(TASK OBJECTIVE) Could you copy out all the lines in the material below where the word "Gather" occurs?

(RECORDED DATA)
_ _ _ _ _ _ _

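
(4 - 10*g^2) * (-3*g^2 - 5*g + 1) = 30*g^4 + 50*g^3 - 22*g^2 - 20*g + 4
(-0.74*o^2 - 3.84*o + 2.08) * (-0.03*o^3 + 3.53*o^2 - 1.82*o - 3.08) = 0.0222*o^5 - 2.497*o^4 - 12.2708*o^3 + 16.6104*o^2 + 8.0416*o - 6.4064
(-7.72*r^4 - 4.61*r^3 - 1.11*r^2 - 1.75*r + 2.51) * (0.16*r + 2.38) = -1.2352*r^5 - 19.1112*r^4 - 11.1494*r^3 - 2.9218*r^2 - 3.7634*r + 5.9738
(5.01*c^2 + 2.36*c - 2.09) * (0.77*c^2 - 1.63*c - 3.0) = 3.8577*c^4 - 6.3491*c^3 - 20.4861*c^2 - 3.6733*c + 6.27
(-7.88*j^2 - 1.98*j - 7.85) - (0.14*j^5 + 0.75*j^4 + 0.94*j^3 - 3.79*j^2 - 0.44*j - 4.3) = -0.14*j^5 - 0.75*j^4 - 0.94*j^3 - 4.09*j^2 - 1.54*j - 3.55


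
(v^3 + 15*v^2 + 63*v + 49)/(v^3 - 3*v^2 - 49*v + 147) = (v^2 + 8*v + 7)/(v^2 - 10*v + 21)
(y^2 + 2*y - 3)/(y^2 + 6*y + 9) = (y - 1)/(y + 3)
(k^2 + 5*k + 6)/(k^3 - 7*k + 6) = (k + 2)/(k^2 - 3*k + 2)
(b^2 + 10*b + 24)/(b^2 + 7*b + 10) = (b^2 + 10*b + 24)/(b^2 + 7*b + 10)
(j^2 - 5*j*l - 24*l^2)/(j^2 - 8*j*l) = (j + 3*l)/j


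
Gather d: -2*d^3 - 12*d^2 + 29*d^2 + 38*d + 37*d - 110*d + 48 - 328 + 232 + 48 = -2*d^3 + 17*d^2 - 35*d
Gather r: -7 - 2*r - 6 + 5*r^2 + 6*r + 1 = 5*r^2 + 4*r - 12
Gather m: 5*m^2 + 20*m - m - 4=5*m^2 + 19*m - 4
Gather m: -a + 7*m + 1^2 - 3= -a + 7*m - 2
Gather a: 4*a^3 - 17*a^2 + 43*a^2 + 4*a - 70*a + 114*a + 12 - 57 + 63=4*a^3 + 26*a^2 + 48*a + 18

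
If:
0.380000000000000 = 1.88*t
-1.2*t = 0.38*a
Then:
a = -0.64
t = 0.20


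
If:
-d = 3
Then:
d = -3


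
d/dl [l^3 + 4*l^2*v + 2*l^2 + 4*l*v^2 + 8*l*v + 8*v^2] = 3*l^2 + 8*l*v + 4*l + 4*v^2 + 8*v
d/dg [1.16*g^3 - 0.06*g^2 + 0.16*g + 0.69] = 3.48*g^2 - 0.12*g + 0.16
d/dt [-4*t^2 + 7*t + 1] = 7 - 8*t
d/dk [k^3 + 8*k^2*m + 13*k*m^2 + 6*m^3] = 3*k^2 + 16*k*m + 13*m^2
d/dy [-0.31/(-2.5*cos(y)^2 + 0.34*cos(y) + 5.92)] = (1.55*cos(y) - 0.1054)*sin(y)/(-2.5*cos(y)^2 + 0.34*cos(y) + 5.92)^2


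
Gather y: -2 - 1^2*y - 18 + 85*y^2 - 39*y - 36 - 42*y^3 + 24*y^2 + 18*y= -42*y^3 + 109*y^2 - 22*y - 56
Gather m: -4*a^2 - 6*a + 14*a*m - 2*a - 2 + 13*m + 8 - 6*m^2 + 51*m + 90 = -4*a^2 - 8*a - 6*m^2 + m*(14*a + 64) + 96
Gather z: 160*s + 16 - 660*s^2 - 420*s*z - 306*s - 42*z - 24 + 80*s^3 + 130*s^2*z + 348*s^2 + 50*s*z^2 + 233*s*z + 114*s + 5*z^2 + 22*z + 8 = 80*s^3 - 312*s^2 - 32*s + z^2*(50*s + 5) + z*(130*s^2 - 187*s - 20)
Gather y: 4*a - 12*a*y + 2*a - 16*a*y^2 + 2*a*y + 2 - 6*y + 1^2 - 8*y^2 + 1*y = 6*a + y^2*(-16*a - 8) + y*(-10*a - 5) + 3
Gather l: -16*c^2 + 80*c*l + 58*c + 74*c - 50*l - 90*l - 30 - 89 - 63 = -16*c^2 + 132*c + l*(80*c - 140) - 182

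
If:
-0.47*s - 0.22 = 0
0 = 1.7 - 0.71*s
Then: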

_ _ _ _ _ _ _

(TASK ANSWER)
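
Gather d: -2*d^3 - 12*d^2 + 29*d^2 + 38*d + 37*d - 110*d + 48 - 328 + 232 + 48 = -2*d^3 + 17*d^2 - 35*d
Gather r: -7 - 2*r - 6 + 5*r^2 + 6*r + 1 = 5*r^2 + 4*r - 12
Gather m: 5*m^2 + 20*m - m - 4=5*m^2 + 19*m - 4
Gather m: -a + 7*m + 1^2 - 3= -a + 7*m - 2
Gather a: 4*a^3 - 17*a^2 + 43*a^2 + 4*a - 70*a + 114*a + 12 - 57 + 63=4*a^3 + 26*a^2 + 48*a + 18
Gather y: -2 - 1^2*y - 18 + 85*y^2 - 39*y - 36 - 42*y^3 + 24*y^2 + 18*y= -42*y^3 + 109*y^2 - 22*y - 56
Gather m: -4*a^2 - 6*a + 14*a*m - 2*a - 2 + 13*m + 8 - 6*m^2 + 51*m + 90 = -4*a^2 - 8*a - 6*m^2 + m*(14*a + 64) + 96
Gather z: 160*s + 16 - 660*s^2 - 420*s*z - 306*s - 42*z - 24 + 80*s^3 + 130*s^2*z + 348*s^2 + 50*s*z^2 + 233*s*z + 114*s + 5*z^2 + 22*z + 8 = 80*s^3 - 312*s^2 - 32*s + z^2*(50*s + 5) + z*(130*s^2 - 187*s - 20)
Gather y: 4*a - 12*a*y + 2*a - 16*a*y^2 + 2*a*y + 2 - 6*y + 1^2 - 8*y^2 + 1*y = 6*a + y^2*(-16*a - 8) + y*(-10*a - 5) + 3
Gather l: -16*c^2 + 80*c*l + 58*c + 74*c - 50*l - 90*l - 30 - 89 - 63 = -16*c^2 + 132*c + l*(80*c - 140) - 182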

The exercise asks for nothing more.